[[ INPUT DATA open ]]
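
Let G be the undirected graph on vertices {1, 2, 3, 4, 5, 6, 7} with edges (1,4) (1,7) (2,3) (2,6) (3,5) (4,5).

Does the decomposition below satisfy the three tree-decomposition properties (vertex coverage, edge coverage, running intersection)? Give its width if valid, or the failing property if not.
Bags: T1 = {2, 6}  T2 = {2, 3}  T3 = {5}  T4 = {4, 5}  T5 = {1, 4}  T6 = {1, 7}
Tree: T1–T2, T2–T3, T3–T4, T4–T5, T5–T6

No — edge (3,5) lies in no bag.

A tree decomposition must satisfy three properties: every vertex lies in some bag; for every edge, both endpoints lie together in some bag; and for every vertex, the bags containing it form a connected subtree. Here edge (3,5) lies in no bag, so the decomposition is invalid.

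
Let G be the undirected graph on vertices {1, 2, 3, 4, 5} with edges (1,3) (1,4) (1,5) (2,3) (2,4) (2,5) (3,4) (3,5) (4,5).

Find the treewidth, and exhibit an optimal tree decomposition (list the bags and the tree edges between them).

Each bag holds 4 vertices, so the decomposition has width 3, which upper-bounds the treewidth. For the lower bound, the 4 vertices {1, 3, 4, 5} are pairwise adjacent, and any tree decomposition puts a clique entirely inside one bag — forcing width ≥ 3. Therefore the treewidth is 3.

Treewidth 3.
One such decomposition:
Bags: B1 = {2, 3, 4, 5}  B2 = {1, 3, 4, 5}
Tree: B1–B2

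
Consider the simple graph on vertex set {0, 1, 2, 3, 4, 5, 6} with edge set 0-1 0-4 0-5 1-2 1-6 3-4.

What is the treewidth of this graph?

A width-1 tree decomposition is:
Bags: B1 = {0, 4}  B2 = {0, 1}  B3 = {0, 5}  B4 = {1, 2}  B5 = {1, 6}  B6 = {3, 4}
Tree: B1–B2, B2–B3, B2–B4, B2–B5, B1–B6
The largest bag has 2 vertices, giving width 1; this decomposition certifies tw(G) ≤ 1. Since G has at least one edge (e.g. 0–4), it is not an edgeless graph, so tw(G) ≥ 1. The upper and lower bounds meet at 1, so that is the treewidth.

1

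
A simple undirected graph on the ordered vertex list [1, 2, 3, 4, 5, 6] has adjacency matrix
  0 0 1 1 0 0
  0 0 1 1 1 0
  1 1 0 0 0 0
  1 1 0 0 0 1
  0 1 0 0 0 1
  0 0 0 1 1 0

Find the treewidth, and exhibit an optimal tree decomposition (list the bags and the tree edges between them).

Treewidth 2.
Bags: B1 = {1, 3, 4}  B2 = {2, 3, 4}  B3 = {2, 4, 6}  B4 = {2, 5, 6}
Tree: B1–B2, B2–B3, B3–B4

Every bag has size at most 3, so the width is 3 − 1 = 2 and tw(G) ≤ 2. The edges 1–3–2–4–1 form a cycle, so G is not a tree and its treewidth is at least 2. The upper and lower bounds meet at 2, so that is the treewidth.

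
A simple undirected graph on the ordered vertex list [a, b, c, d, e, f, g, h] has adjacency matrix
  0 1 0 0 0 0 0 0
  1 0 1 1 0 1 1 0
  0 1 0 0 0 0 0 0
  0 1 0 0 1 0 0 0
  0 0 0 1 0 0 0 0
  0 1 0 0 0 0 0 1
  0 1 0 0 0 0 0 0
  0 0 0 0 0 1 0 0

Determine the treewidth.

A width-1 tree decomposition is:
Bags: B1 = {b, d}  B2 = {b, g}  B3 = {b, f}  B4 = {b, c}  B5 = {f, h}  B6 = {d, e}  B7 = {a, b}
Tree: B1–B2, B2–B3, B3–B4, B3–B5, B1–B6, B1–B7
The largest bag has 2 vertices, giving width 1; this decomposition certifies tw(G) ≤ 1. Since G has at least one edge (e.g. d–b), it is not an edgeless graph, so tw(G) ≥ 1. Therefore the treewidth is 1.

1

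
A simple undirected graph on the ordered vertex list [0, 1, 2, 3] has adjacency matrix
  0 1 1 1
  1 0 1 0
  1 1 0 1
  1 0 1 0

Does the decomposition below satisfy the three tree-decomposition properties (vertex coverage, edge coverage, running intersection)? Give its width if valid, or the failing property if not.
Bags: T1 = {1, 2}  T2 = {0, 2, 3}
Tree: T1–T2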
[[ INPUT DATA closed ]]
EXERCISE DETAILS
Each record above should be repeated exactly as it appears.

TASK RESULT
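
Let G be the undirected graph on vertices {1, 2, 3, 4, 5, 6, 7} with edges (1,4) (1,7) (2,3) (2,6) (3,5) (4,5).

Does the decomposition below satisfy the three tree-decomposition properties (vertex coverage, edge coverage, running intersection)? Give its width if valid, or the failing property if not.
Bags: T1 = {2, 6}  T2 = {2, 3}  T3 = {5}  T4 = {4, 5}  T5 = {1, 4}  T6 = {1, 7}
Tree: T1–T2, T2–T3, T3–T4, T4–T5, T5–T6

No — edge (3,5) lies in no bag.

A tree decomposition must satisfy three properties: every vertex lies in some bag; for every edge, both endpoints lie together in some bag; and for every vertex, the bags containing it form a connected subtree. Here edge (3,5) lies in no bag, so the decomposition is invalid.

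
Let G be the undirected graph on vertices {1, 2, 3, 4, 5} with edges (1,3) (1,4) (1,5) (2,3) (2,4) (2,5) (3,4) (3,5) (4,5).

Find the treewidth, and exhibit an optimal tree decomposition (list the bags and the tree edges between them).

Each bag holds 4 vertices, so the decomposition has width 3, which upper-bounds the treewidth. For the lower bound, the 4 vertices {1, 3, 4, 5} are pairwise adjacent, and any tree decomposition puts a clique entirely inside one bag — forcing width ≥ 3. Therefore the treewidth is 3.

Treewidth 3.
One such decomposition:
Bags: B1 = {2, 3, 4, 5}  B2 = {1, 3, 4, 5}
Tree: B1–B2

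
Consider the simple graph on vertex set {0, 1, 2, 3, 4, 5, 6} with edge set 0-1 0-4 0-5 1-2 1-6 3-4.

What is the treewidth of this graph?

A width-1 tree decomposition is:
Bags: B1 = {0, 4}  B2 = {0, 1}  B3 = {0, 5}  B4 = {1, 2}  B5 = {1, 6}  B6 = {3, 4}
Tree: B1–B2, B2–B3, B2–B4, B2–B5, B1–B6
The largest bag has 2 vertices, giving width 1; this decomposition certifies tw(G) ≤ 1. Since G has at least one edge (e.g. 0–4), it is not an edgeless graph, so tw(G) ≥ 1. The upper and lower bounds meet at 1, so that is the treewidth.

1

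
A simple undirected graph on the ordered vertex list [1, 2, 3, 4, 5, 6] has adjacency matrix
  0 0 1 1 0 0
  0 0 1 1 1 0
  1 1 0 0 0 0
  1 1 0 0 0 1
  0 1 0 0 0 1
  0 0 0 1 1 0

Find the treewidth, and exhibit an optimal tree decomposition (list the bags and the tree edges between them).

Treewidth 2.
Bags: B1 = {1, 3, 4}  B2 = {2, 3, 4}  B3 = {2, 4, 6}  B4 = {2, 5, 6}
Tree: B1–B2, B2–B3, B3–B4

Every bag has size at most 3, so the width is 3 − 1 = 2 and tw(G) ≤ 2. The edges 1–3–2–4–1 form a cycle, so G is not a tree and its treewidth is at least 2. The upper and lower bounds meet at 2, so that is the treewidth.

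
A simple undirected graph on the ordered vertex list [a, b, c, d, e, f, g, h] has adjacency matrix
  0 1 0 0 0 0 0 0
  1 0 1 1 0 1 1 0
  0 1 0 0 0 0 0 0
  0 1 0 0 1 0 0 0
  0 0 0 1 0 0 0 0
  0 1 0 0 0 0 0 1
  0 1 0 0 0 0 0 0
  0 0 0 0 0 1 0 0

Determine the treewidth.

A width-1 tree decomposition is:
Bags: B1 = {b, d}  B2 = {b, g}  B3 = {b, f}  B4 = {b, c}  B5 = {f, h}  B6 = {d, e}  B7 = {a, b}
Tree: B1–B2, B2–B3, B3–B4, B3–B5, B1–B6, B1–B7
The largest bag has 2 vertices, giving width 1; this decomposition certifies tw(G) ≤ 1. Since G has at least one edge (e.g. d–b), it is not an edgeless graph, so tw(G) ≥ 1. Therefore the treewidth is 1.

1

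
A simple undirected graph on the ordered vertex list [0, 1, 2, 3] has adjacency matrix
  0 1 1 1
  1 0 1 0
  1 1 0 1
  1 0 1 0

Does the decomposition below satisfy the three tree-decomposition properties (vertex coverage, edge coverage, running intersection)? Give its width if valid, or the failing property if not.
Bags: T1 = {1, 2}  T2 = {0, 2, 3}
Tree: T1–T2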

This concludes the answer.